• [What is expected] Your job with the data below: print everything from the line that holds "1. branch dev" down to the line that holds "8. checkout main", ends included, exactly, and nothing else.

• [Supplied data]
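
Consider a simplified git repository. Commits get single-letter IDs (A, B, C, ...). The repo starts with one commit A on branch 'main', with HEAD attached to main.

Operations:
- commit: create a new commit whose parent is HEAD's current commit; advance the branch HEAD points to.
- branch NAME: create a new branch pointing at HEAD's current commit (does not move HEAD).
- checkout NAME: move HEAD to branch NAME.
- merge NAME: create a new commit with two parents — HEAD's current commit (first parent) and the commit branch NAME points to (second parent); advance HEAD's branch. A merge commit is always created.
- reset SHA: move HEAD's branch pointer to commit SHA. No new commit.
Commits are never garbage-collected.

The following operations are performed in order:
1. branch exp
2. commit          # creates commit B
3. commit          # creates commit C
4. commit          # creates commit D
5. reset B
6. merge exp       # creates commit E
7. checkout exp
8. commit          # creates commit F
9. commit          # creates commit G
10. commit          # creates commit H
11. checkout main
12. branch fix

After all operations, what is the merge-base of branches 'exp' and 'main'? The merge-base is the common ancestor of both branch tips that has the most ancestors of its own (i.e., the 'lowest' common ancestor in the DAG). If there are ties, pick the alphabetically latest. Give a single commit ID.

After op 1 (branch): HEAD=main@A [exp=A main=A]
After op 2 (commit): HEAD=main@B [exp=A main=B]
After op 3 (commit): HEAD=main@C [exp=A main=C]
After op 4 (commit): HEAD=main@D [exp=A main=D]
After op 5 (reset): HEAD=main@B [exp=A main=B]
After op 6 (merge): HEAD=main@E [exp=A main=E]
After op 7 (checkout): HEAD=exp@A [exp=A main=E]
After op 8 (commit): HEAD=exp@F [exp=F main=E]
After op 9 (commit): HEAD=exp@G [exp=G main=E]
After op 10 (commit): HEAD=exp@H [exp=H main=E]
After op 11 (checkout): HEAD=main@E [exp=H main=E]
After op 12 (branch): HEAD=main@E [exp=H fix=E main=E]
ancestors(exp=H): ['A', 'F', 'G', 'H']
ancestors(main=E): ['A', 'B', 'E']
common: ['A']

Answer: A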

==

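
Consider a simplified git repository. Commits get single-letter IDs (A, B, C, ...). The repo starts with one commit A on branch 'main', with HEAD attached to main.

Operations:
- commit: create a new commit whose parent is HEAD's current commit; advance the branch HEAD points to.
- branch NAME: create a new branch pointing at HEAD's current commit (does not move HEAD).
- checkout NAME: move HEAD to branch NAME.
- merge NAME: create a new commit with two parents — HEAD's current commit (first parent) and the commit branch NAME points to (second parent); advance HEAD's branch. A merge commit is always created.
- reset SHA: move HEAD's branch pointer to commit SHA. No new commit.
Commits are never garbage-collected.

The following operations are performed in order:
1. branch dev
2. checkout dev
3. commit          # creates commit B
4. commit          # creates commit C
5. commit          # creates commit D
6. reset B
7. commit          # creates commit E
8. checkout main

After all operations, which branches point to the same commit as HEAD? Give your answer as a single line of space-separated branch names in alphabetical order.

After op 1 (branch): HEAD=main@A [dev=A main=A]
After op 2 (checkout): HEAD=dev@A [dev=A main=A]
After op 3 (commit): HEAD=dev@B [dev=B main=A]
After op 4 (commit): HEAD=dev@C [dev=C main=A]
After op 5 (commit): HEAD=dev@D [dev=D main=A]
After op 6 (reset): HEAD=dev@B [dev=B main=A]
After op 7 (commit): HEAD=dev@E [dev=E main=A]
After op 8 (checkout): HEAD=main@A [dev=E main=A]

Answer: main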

...

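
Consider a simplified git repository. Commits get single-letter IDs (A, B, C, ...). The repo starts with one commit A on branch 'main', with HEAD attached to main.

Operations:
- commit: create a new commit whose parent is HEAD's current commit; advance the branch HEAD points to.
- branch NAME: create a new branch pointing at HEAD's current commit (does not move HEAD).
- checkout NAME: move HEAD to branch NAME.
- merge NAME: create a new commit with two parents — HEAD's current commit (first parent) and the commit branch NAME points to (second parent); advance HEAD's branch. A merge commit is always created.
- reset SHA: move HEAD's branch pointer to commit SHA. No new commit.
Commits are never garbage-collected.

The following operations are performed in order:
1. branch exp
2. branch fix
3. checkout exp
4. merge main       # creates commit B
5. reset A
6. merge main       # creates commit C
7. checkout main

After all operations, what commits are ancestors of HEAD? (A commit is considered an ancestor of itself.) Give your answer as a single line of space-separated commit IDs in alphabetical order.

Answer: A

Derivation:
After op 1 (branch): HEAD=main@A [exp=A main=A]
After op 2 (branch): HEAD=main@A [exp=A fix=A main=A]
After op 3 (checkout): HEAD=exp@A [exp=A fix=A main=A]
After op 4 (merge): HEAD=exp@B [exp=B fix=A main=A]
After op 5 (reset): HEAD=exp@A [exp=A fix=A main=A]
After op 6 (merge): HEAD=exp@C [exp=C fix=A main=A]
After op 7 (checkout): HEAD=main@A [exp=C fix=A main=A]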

• [Response area]
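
1. branch dev
2. checkout dev
3. commit          # creates commit B
4. commit          # creates commit C
5. commit          # creates commit D
6. reset B
7. commit          # creates commit E
8. checkout main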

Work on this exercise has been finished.